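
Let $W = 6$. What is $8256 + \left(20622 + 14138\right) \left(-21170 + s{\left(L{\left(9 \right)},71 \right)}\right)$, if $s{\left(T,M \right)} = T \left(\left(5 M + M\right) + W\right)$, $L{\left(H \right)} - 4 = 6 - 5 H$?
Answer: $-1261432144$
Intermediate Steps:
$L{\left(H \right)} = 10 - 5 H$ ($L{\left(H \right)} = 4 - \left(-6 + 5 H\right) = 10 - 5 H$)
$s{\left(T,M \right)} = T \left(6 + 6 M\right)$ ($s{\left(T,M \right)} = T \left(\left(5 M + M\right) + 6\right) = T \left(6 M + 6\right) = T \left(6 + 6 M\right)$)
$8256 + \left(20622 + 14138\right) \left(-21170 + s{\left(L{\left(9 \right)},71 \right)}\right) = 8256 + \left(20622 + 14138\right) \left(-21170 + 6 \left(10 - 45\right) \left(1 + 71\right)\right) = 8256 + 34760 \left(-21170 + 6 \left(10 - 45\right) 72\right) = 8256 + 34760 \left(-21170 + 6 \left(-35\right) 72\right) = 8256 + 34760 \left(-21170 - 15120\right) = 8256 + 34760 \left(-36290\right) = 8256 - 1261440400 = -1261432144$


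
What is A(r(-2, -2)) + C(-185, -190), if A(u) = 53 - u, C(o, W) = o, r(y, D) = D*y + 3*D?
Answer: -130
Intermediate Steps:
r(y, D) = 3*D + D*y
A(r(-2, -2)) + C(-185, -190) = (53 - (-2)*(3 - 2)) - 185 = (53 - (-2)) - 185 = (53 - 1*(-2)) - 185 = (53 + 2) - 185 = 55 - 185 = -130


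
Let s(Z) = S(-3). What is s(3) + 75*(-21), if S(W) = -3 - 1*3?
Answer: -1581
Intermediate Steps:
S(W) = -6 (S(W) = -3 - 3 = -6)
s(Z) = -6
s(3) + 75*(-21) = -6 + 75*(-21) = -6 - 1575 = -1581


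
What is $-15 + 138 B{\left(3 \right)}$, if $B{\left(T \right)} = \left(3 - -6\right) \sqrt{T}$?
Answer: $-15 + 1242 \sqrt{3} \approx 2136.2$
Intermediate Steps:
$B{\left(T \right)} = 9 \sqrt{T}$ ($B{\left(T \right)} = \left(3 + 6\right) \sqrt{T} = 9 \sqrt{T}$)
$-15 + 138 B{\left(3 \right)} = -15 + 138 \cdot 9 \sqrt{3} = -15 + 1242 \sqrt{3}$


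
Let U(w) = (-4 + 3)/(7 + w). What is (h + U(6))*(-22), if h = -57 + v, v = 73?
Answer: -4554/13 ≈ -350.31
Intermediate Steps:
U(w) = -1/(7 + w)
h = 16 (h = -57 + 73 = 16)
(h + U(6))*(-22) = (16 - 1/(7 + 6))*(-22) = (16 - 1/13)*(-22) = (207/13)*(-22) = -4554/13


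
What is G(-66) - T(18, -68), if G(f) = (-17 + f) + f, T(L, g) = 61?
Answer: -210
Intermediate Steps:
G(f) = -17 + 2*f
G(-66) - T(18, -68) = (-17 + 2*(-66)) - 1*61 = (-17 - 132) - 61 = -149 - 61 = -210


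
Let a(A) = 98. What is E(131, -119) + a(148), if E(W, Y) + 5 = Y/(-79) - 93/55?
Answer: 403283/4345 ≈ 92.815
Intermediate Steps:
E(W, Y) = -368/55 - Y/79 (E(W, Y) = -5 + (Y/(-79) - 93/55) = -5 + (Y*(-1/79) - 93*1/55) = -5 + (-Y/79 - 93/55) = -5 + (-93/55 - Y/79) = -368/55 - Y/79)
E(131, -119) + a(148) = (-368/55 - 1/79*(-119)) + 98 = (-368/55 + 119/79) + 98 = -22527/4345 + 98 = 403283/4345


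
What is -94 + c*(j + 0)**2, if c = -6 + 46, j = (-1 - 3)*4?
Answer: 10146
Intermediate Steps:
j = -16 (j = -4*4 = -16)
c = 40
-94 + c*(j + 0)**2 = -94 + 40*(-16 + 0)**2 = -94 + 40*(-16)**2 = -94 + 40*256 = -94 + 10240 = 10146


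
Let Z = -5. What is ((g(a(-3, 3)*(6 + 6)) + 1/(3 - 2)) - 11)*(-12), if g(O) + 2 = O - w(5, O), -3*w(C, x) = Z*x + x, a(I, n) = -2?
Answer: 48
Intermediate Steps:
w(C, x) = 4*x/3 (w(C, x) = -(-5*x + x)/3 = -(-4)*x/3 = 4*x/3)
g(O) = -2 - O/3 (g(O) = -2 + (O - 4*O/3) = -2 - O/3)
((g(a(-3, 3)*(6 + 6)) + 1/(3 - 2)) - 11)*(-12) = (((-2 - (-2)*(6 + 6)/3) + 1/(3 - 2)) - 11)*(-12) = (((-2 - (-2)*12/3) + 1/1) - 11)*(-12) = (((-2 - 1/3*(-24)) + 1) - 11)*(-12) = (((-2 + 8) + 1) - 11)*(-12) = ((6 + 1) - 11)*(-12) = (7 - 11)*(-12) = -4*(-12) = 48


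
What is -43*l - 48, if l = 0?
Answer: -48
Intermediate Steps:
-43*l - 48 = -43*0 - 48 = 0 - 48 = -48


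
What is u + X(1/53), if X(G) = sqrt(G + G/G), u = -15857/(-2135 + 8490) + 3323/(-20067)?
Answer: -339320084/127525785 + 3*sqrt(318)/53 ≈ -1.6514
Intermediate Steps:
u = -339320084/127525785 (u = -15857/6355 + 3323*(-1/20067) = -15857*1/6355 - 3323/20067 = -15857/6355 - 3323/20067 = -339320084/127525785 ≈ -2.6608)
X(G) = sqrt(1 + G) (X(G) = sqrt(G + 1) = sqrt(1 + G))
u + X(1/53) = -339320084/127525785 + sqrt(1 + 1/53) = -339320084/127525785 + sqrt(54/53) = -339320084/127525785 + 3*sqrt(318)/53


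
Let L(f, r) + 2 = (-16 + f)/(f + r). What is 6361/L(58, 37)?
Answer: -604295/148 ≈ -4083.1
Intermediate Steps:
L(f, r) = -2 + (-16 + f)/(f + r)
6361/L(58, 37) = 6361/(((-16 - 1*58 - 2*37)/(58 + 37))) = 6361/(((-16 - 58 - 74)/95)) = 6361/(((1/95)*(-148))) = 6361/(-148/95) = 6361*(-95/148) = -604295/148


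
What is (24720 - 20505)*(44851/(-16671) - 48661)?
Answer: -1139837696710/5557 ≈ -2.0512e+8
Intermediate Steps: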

___

▸ **Activity**:
Retype each record exactly, leaving nothing out.

▸ **Exercise solution**:
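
Let $W = 6$. What is $8256 + \left(20622 + 14138\right) \left(-21170 + s{\left(L{\left(9 \right)},71 \right)}\right)$, if $s{\left(T,M \right)} = T \left(\left(5 M + M\right) + W\right)$, $L{\left(H \right)} - 4 = 6 - 5 H$?
Answer: $-1261432144$
Intermediate Steps:
$L{\left(H \right)} = 10 - 5 H$ ($L{\left(H \right)} = 4 - \left(-6 + 5 H\right) = 10 - 5 H$)
$s{\left(T,M \right)} = T \left(6 + 6 M\right)$ ($s{\left(T,M \right)} = T \left(\left(5 M + M\right) + 6\right) = T \left(6 M + 6\right) = T \left(6 + 6 M\right)$)
$8256 + \left(20622 + 14138\right) \left(-21170 + s{\left(L{\left(9 \right)},71 \right)}\right) = 8256 + \left(20622 + 14138\right) \left(-21170 + 6 \left(10 - 45\right) \left(1 + 71\right)\right) = 8256 + 34760 \left(-21170 + 6 \left(10 - 45\right) 72\right) = 8256 + 34760 \left(-21170 + 6 \left(-35\right) 72\right) = 8256 + 34760 \left(-21170 - 15120\right) = 8256 + 34760 \left(-36290\right) = 8256 - 1261440400 = -1261432144$


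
What is A(r(-2, -2)) + C(-185, -190), if A(u) = 53 - u, C(o, W) = o, r(y, D) = D*y + 3*D?
Answer: -130
Intermediate Steps:
r(y, D) = 3*D + D*y
A(r(-2, -2)) + C(-185, -190) = (53 - (-2)*(3 - 2)) - 185 = (53 - (-2)) - 185 = (53 - 1*(-2)) - 185 = (53 + 2) - 185 = 55 - 185 = -130


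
Let s(Z) = S(-3). What is s(3) + 75*(-21), if S(W) = -3 - 1*3?
Answer: -1581
Intermediate Steps:
S(W) = -6 (S(W) = -3 - 3 = -6)
s(Z) = -6
s(3) + 75*(-21) = -6 + 75*(-21) = -6 - 1575 = -1581


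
What is $-15 + 138 B{\left(3 \right)}$, if $B{\left(T \right)} = \left(3 - -6\right) \sqrt{T}$?
Answer: $-15 + 1242 \sqrt{3} \approx 2136.2$
Intermediate Steps:
$B{\left(T \right)} = 9 \sqrt{T}$ ($B{\left(T \right)} = \left(3 + 6\right) \sqrt{T} = 9 \sqrt{T}$)
$-15 + 138 B{\left(3 \right)} = -15 + 138 \cdot 9 \sqrt{3} = -15 + 1242 \sqrt{3}$


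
Let U(w) = (-4 + 3)/(7 + w). What is (h + U(6))*(-22), if h = -57 + v, v = 73?
Answer: -4554/13 ≈ -350.31
Intermediate Steps:
U(w) = -1/(7 + w)
h = 16 (h = -57 + 73 = 16)
(h + U(6))*(-22) = (16 - 1/(7 + 6))*(-22) = (16 - 1/13)*(-22) = (207/13)*(-22) = -4554/13


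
What is G(-66) - T(18, -68), if G(f) = (-17 + f) + f, T(L, g) = 61?
Answer: -210
Intermediate Steps:
G(f) = -17 + 2*f
G(-66) - T(18, -68) = (-17 + 2*(-66)) - 1*61 = (-17 - 132) - 61 = -149 - 61 = -210


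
Let a(A) = 98. What is E(131, -119) + a(148), if E(W, Y) + 5 = Y/(-79) - 93/55?
Answer: 403283/4345 ≈ 92.815
Intermediate Steps:
E(W, Y) = -368/55 - Y/79 (E(W, Y) = -5 + (Y/(-79) - 93/55) = -5 + (Y*(-1/79) - 93*1/55) = -5 + (-Y/79 - 93/55) = -5 + (-93/55 - Y/79) = -368/55 - Y/79)
E(131, -119) + a(148) = (-368/55 - 1/79*(-119)) + 98 = (-368/55 + 119/79) + 98 = -22527/4345 + 98 = 403283/4345


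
What is -94 + c*(j + 0)**2, if c = -6 + 46, j = (-1 - 3)*4?
Answer: 10146
Intermediate Steps:
j = -16 (j = -4*4 = -16)
c = 40
-94 + c*(j + 0)**2 = -94 + 40*(-16 + 0)**2 = -94 + 40*(-16)**2 = -94 + 40*256 = -94 + 10240 = 10146


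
Let Z = -5. What is ((g(a(-3, 3)*(6 + 6)) + 1/(3 - 2)) - 11)*(-12), if g(O) + 2 = O - w(5, O), -3*w(C, x) = Z*x + x, a(I, n) = -2?
Answer: 48
Intermediate Steps:
w(C, x) = 4*x/3 (w(C, x) = -(-5*x + x)/3 = -(-4)*x/3 = 4*x/3)
g(O) = -2 - O/3 (g(O) = -2 + (O - 4*O/3) = -2 - O/3)
((g(a(-3, 3)*(6 + 6)) + 1/(3 - 2)) - 11)*(-12) = (((-2 - (-2)*(6 + 6)/3) + 1/(3 - 2)) - 11)*(-12) = (((-2 - (-2)*12/3) + 1/1) - 11)*(-12) = (((-2 - 1/3*(-24)) + 1) - 11)*(-12) = (((-2 + 8) + 1) - 11)*(-12) = ((6 + 1) - 11)*(-12) = (7 - 11)*(-12) = -4*(-12) = 48


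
What is -43*l - 48, if l = 0?
Answer: -48
Intermediate Steps:
-43*l - 48 = -43*0 - 48 = 0 - 48 = -48


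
What is u + X(1/53), if X(G) = sqrt(G + G/G), u = -15857/(-2135 + 8490) + 3323/(-20067)?
Answer: -339320084/127525785 + 3*sqrt(318)/53 ≈ -1.6514
Intermediate Steps:
u = -339320084/127525785 (u = -15857/6355 + 3323*(-1/20067) = -15857*1/6355 - 3323/20067 = -15857/6355 - 3323/20067 = -339320084/127525785 ≈ -2.6608)
X(G) = sqrt(1 + G) (X(G) = sqrt(G + 1) = sqrt(1 + G))
u + X(1/53) = -339320084/127525785 + sqrt(1 + 1/53) = -339320084/127525785 + sqrt(54/53) = -339320084/127525785 + 3*sqrt(318)/53


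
Let L(f, r) + 2 = (-16 + f)/(f + r). What is 6361/L(58, 37)?
Answer: -604295/148 ≈ -4083.1
Intermediate Steps:
L(f, r) = -2 + (-16 + f)/(f + r)
6361/L(58, 37) = 6361/(((-16 - 1*58 - 2*37)/(58 + 37))) = 6361/(((-16 - 58 - 74)/95)) = 6361/(((1/95)*(-148))) = 6361/(-148/95) = 6361*(-95/148) = -604295/148


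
What is (24720 - 20505)*(44851/(-16671) - 48661)?
Answer: -1139837696710/5557 ≈ -2.0512e+8
Intermediate Steps: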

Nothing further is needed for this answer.